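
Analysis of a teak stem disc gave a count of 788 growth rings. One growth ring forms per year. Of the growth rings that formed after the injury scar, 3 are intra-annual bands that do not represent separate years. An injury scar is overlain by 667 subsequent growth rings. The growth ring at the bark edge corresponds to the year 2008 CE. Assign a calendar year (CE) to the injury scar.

667 growth rings post-date the injury scar.
Removing the 3 false growth rings leaves 667 − 3 = 664 true growth rings beyond the injury scar.
Counting back 664 years from 2008 CE places the injury scar in 2008 − 664 = 1344 CE.

1344 CE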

PROBLEM REQUIREMENTS
For each line in the listing, return it exactly as shown.

COMPLETED EXERCISE
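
Analysis of a teak stem disc gave a count of 788 growth rings. One growth ring forms per year. Of the growth rings that formed after the injury scar, 3 are intra-annual bands that do not represent separate years. An injury scar is overlain by 667 subsequent growth rings. The growth ring at the bark edge corresponds to the year 2008 CE. Assign a calendar year (CE) to the injury scar.

667 growth rings post-date the injury scar.
Removing the 3 false growth rings leaves 667 − 3 = 664 true growth rings beyond the injury scar.
Counting back 664 years from 2008 CE places the injury scar in 2008 − 664 = 1344 CE.

1344 CE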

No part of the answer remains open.